▶ Material supplied
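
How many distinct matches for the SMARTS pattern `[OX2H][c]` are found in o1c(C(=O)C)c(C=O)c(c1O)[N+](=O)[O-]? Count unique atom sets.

1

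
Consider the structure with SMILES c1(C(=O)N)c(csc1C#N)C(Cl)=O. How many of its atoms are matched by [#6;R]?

4

Check the 13 heavy atoms by environment: 1× s (aromatic, in 5-ring) → no; 4× c (aromatic, in 5-ring) → match; 3× C (acyclic) → no; 2× O (acyclic) → no; 2× N (acyclic) → no; 1× Cl (acyclic) → no.
That gives 4 matching atoms.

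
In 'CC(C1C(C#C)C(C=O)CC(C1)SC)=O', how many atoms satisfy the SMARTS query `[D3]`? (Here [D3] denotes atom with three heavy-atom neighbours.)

5

The query [D3] means: atom with exactly three heavy-atom neighbours.
Check the 15 heavy atoms by environment: 5× C (D3) → match; 4× C (D2) → no; 2× O (D1) → no; 3× C (D1) → no; 1× S (D2) → no.
That gives 5 matching atoms.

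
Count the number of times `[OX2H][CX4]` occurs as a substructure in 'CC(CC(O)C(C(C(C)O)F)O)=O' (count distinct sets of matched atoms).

3

[OX2H][CX4] is the SMARTS for an aliphatic alcohol: a hydroxyl oxygen bound to an sp3 (X4) carbon.
The molecule carries 3 separate instances of a hydroxyl group (-OH) meeting every constraint; each maps to a distinct set of atoms, giving 3 matches.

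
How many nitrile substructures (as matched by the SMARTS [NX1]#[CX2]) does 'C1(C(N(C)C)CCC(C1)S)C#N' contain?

[NX1]#[CX2] is the SMARTS for a nitrile: a nitrogen triple-bonded to a two-connected carbon.
Exactly one fragment in the molecule meets all constraints, giving 1 match.

1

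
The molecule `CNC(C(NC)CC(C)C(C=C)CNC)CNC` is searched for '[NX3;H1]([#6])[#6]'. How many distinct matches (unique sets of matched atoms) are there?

4

[NX3;H1]([#6])[#6] is the SMARTS for a secondary amine: a trivalent nitrogen with one H, bonded to two carbons.
The molecule carries 4 separate instances of an N-methylamino group (-NHCH3) meeting every constraint; each maps to a distinct set of atoms, giving 4 matches.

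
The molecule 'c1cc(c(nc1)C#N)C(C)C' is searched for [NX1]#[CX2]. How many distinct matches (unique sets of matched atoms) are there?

1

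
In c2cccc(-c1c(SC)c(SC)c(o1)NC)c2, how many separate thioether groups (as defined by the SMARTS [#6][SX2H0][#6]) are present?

2

[#6][SX2H0][#6] is the SMARTS for a thioether: an aliphatic sulfur bridging two carbons with no H on the sulfur.
The molecule carries 2 separate instances of a methylthio ether (-SCH3) meeting every constraint; each maps to a distinct set of atoms, giving 2 matches.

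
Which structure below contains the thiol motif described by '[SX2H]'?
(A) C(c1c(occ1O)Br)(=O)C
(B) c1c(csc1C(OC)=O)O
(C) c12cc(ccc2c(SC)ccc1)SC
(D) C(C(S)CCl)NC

D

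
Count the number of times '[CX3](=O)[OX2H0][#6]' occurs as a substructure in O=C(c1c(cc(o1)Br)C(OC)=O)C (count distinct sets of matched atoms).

[CX3](=O)[OX2H0][#6] is the SMARTS for an ester: a carbonyl carbon bonded to an oxygen that is itself bonded to carbon (no H on that O).
Exactly one fragment in the molecule meets all constraints, giving 1 match.

1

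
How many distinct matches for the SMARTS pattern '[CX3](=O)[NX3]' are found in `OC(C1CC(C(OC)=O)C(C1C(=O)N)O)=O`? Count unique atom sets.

[CX3](=O)[NX3] is the SMARTS for an amide: a carbonyl carbon bonded to a trivalent nitrogen.
Exactly one fragment in the molecule meets all constraints, giving 1 match.

1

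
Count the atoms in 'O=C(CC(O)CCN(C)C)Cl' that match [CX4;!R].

6

Check the 11 heavy atoms by environment: 6× C (X4, acyclic) → match; 1× O (X2, acyclic) → no; 1× N (X3, acyclic) → no; 1× C (X3, acyclic) → no; 1× O (X1, acyclic) → no; 1× Cl (X1, acyclic) → no.
That gives 6 matching atoms.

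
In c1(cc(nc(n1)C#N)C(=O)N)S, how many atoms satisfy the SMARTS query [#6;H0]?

Check the 12 heavy atoms by environment: 2× n (aromatic, H0) → no; 3× c (aromatic, H0) → match; 1× c (aromatic, H1) → no; 2× C (H0) → match; 1× O (H0) → no; 1× N (H2) → no; 1× S (H1) → no; 1× N (H0) → no.
Summing the matching environments: 3 + 2 = 5 matching atoms.

5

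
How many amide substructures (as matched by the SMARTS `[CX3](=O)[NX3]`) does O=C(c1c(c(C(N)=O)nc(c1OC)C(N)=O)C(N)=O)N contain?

4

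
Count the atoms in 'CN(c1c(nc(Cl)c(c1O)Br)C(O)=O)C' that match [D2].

1

Check the 15 heavy atoms by environment: 1× n (aromatic, D2) → match; 5× c (aromatic, D3) → no; 1× N (D3) → no; 2× C (D1) → no; 1× Cl (D1) → no; 1× Br (D1) → no; 3× O (D1) → no; 1× C (D3) → no.
That gives 1 matching atom.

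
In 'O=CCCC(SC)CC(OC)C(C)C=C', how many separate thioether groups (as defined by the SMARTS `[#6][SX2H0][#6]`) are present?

1

[#6][SX2H0][#6] is the SMARTS for a thioether: an aliphatic sulfur bridging two carbons with no H on the sulfur.
Exactly one fragment in the molecule meets all constraints, giving 1 match.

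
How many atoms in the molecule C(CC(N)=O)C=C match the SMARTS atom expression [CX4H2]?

2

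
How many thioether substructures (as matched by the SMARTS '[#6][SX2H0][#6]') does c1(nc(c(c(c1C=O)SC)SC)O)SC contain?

3

[#6][SX2H0][#6] is the SMARTS for a thioether: an aliphatic sulfur bridging two carbons with no H on the sulfur.
The molecule carries 3 separate instances of a methylthio ether (-SCH3) meeting every constraint; each maps to a distinct set of atoms, giving 3 matches.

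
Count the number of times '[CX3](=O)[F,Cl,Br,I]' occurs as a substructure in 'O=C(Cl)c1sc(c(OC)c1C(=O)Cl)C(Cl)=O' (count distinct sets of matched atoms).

3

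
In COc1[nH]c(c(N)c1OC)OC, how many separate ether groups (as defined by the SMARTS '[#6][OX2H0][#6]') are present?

3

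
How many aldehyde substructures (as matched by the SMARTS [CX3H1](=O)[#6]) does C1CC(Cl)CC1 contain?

0

[CX3H1](=O)[#6] is the SMARTS for an aldehyde: an sp2 carbon with one H, double-bonded to O and single-bonded to carbon.
No fragment in the molecule satisfies every constraint, giving 0 matches.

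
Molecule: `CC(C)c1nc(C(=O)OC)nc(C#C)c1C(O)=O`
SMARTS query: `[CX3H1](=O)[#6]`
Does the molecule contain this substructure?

No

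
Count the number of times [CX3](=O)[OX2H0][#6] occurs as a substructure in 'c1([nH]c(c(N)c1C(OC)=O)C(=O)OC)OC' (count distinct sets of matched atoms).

2

[CX3](=O)[OX2H0][#6] is the SMARTS for an ester: a carbonyl carbon bonded to an oxygen that is itself bonded to carbon (no H on that O).
The molecule carries 2 separate instances of a methyl-ester group (-C(=O)OCH3) meeting every constraint; each maps to a distinct set of atoms, giving 2 matches.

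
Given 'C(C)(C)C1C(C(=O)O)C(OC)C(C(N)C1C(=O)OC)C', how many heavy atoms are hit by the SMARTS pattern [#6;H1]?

The query [#6;H1] means: any carbon bearing exactly one hydrogen.
Check the 20 heavy atoms by environment: 7× C (H1) → match; 5× C (H3) → no; 2× C (H0) → no; 4× O (H0) → no; 1× O (H1) → no; 1× N (H2) → no.
That gives 7 matching atoms.

7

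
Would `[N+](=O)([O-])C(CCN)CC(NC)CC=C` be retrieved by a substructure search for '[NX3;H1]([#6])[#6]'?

The pattern [NX3;H1]([#6])[#6] describes a trivalent nitrogen with one H, bonded to two carbons — a secondary amine.
The molecule carries an N-methylamino group (-NHCH3), whose atoms satisfy every constraint of the query, so the pattern matches.

Yes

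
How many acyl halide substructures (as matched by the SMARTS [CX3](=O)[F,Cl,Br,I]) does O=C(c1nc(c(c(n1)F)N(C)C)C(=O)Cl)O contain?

[CX3](=O)[F,Cl,Br,I] is the SMARTS for an acyl halide: a carbonyl carbon bonded to a halogen.
Exactly one fragment in the molecule meets all constraints, giving 1 match.

1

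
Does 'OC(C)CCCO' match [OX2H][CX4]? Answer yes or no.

Yes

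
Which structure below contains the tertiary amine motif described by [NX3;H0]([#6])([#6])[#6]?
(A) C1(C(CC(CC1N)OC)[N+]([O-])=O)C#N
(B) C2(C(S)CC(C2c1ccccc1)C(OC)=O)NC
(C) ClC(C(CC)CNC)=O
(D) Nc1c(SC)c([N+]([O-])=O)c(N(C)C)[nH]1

[NX3;H0]([#6])([#6])[#6] describes a trivalent nitrogen with no H, bonded to three carbons (a tertiary amine).
(A) has a primary amino group (-NH2) but the nitrogen has H2, not H0 with three carbons.
(B) has an N-methylamino group (-NHCH3) but the nitrogen still has one H (H1), not H0.
(C) has an N-methylamino group (-NHCH3) but the nitrogen still has one H (H1), not H0.
(D) contains a dimethylamino group (-N(CH3)2), which satisfies every atom and bond constraint.
So the answer is (D).

D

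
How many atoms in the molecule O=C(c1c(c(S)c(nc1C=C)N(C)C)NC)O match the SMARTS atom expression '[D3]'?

7

Check the 17 heavy atoms by environment: 1× n (aromatic, D2) → no; 5× c (aromatic, D3) → match; 1× N (D3) → match; 4× C (D1) → no; 1× C (D2) → no; 1× S (D1) → no; 1× N (D2) → no; 1× C (D3) → match; 2× O (D1) → no.
Summing the matching environments: 5 + 1 + 1 = 7 matching atoms.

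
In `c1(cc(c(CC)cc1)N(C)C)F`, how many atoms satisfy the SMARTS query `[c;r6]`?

6

The query [c;r6] means: aromatic carbon that belongs to a six-membered ring.
Check the 12 heavy atoms by environment: 6× c (aromatic, in 6-ring) → match; 1× N (acyclic) → no; 4× C (acyclic) → no; 1× F (acyclic) → no.
That gives 6 matching atoms.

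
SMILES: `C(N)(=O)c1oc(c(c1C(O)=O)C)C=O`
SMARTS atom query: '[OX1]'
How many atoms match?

3

The query [OX1] means: aliphatic oxygen with one total connection — typically a carbonyl =O or an oxide.
Check the 14 heavy atoms by environment: 1× o (aromatic, X2) → no; 4× c (aromatic, X3) → no; 1× C (X4) → no; 3× C (X3) → no; 3× O (X1) → match; 1× N (X3) → no; 1× O (X2) → no.
That gives 3 matching atoms.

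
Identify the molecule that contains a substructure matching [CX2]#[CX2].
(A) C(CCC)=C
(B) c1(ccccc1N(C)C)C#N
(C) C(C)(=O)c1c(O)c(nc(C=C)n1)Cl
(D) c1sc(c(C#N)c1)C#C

[CX2]#[CX2] describes a carbon-carbon triple bond (an alkyne).
(A) has a vinyl group (-CH=CH2) but the C=C is a double bond; both carbons are CX3, not CX2.
(B) has a nitrile (-C#N) but the triple bond is C#N, not C#C.
(C) has a vinyl group (-CH=CH2) but the C=C is a double bond; both carbons are CX3, not CX2.
(D) contains an ethynyl group (-C#CH), which satisfies every atom and bond constraint.
So the answer is (D).

D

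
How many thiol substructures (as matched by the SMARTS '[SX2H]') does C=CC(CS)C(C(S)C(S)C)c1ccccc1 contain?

3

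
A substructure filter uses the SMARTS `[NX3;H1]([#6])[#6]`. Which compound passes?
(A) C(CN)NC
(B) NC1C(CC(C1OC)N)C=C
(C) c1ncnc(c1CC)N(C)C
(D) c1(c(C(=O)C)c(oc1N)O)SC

[NX3;H1]([#6])[#6] describes a trivalent nitrogen with one H, bonded to two carbons (a secondary amine).
(A) contains an N-methylamino group (-NHCH3), which satisfies every atom and bond constraint.
(B) has a primary amino group (-NH2) but the nitrogen has H2 and only one carbon neighbour.
(C) has a dimethylamino group (-N(CH3)2) but the nitrogen has H0, not H1.
(D) has a primary amino group (-NH2) but the nitrogen has H2 and only one carbon neighbour.
So the answer is (A).

A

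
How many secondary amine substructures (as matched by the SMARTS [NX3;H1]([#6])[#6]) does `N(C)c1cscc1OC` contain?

1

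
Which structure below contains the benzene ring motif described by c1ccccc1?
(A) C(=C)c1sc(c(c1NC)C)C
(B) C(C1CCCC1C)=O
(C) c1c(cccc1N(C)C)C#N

C

c1ccccc1 describes six aromatic carbons in a ring (a benzene ring).
(A) has a methyl group (-CH3) but no six-membered all-carbon aromatic ring is present.
(B) has a methyl group (-CH3) but no six-membered all-carbon aromatic ring is present.
(C) contains the required atom environment, so the pattern matches.
So the answer is (C).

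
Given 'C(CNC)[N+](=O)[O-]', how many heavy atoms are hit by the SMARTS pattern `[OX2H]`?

0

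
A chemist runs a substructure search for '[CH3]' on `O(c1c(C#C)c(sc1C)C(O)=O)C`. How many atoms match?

Check the 13 heavy atoms by environment: 1× s (aromatic, H0) → no; 4× c (aromatic, H0) → no; 2× C (H3) → match; 2× C (H0) → no; 1× C (H1) → no; 2× O (H0) → no; 1× O (H1) → no.
That gives 2 matching atoms.

2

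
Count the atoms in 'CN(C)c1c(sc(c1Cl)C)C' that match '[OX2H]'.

0

The query [OX2H] means: aliphatic oxygen with two connections, one of which is H — an -OH oxygen.
Check the 11 heavy atoms by environment: 1× s (aromatic, H0, X2) → no; 4× c (aromatic, H0, X3) → no; 4× C (H3, X4) → no; 1× N (H0, X3) → no; 1× Cl (H0, X1) → no.
No environment satisfies the query, so 0 matching atoms.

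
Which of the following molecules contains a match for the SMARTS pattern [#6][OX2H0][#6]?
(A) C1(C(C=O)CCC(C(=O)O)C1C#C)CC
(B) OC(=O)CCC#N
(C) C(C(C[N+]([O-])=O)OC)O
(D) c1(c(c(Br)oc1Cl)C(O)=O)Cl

[#6][OX2H0][#6] describes an aliphatic oxygen bridging two carbons with no H on the oxygen (an ether).
(A) has a carboxylic acid group (-C(=O)OH) but the -OH oxygen has H1; the =O is OX1, not OX2.
(B) has a carboxylic acid group (-C(=O)OH) but the -OH oxygen has H1; the =O is OX1, not OX2.
(C) contains a methoxy ether (-OCH3), which satisfies every atom and bond constraint.
(D) has a carboxylic acid group (-C(=O)OH) but the -OH oxygen has H1; the =O is OX1, not OX2.
So the answer is (C).

C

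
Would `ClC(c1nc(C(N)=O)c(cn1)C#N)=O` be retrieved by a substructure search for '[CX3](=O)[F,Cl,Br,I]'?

The pattern [CX3](=O)[F,Cl,Br,I] describes a carbonyl carbon bonded to a halogen — an acyl halide.
The molecule carries an acyl chloride (-C(=O)Cl), whose atoms satisfy every constraint of the query, so the pattern matches.

Yes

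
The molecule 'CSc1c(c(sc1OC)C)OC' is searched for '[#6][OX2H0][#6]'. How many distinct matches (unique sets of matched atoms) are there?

[#6][OX2H0][#6] is the SMARTS for an ether: an aliphatic oxygen bridging two carbons with no H on the oxygen.
The molecule carries 2 separate instances of a methoxy ether (-OCH3) meeting every constraint; each maps to a distinct set of atoms, giving 2 matches.

2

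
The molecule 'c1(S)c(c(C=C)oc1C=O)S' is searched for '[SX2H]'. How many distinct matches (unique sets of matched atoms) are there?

2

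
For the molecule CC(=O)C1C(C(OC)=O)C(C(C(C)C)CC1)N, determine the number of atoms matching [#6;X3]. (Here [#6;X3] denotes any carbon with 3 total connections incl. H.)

2

The query [#6;X3] means: any carbon (aromatic or not) with three total connections.
Check the 17 heavy atoms by environment: 11× C (X4) → no; 2× C (X3) → match; 2× O (X1) → no; 1× N (X3) → no; 1× O (X2) → no.
That gives 2 matching atoms.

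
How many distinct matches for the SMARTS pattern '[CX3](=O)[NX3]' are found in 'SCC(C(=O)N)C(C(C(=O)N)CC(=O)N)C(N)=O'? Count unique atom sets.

[CX3](=O)[NX3] is the SMARTS for an amide: a carbonyl carbon bonded to a trivalent nitrogen.
The molecule carries 4 separate instances of a primary amide (-C(=O)NH2) meeting every constraint; each maps to a distinct set of atoms, giving 4 matches.

4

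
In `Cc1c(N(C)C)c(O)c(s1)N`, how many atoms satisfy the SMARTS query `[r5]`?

5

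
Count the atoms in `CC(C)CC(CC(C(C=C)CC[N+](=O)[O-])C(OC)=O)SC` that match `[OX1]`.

3

Check the 21 heavy atoms by environment: 12× C (X4) → no; 3× C (X3) → no; 2× O (X1) → match; 1× O (X2) → no; 1× S (X2) → no; 1× N (charge +1, X3) → no; 1× O (charge -1, X1) → match.
Summing the matching environments: 2 + 1 = 3 matching atoms.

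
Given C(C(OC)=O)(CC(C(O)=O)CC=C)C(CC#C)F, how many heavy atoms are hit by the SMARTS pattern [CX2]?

2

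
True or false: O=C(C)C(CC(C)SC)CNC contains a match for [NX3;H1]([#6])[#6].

True

The pattern [NX3;H1]([#6])[#6] describes a trivalent nitrogen with one H, bonded to two carbons — a secondary amine.
The molecule carries an N-methylamino group (-NHCH3), whose atoms satisfy every constraint of the query, so the pattern matches.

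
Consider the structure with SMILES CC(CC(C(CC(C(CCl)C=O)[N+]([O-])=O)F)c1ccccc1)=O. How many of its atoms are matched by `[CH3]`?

The query [CH3] means: aliphatic carbon with exactly three hydrogens.
Check the 23 heavy atoms by environment: 3× C (H2) → no; 5× C (H1) → no; 1× F (H0) → no; 3× O (H0) → no; 1× Cl (H0) → no; 1× C (H0) → no; 1× C (H3) → match; 1× N (charge +1, H0) → no; 1× O (charge -1, H0) → no; 1× c (aromatic, H0) → no; 5× c (aromatic, H1) → no.
That gives 1 matching atom.

1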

▶ What this task involves
Scan the listing above for the word "described" and copy every line that holds it.

▶ Solution to this exercise
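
Which structure below contains the thiol motif described by '[SX2H]'?
Which structure below contains the tertiary amine motif described by [NX3;H0]([#6])([#6])[#6]?
Which structure below contains the benzene ring motif described by c1ccccc1?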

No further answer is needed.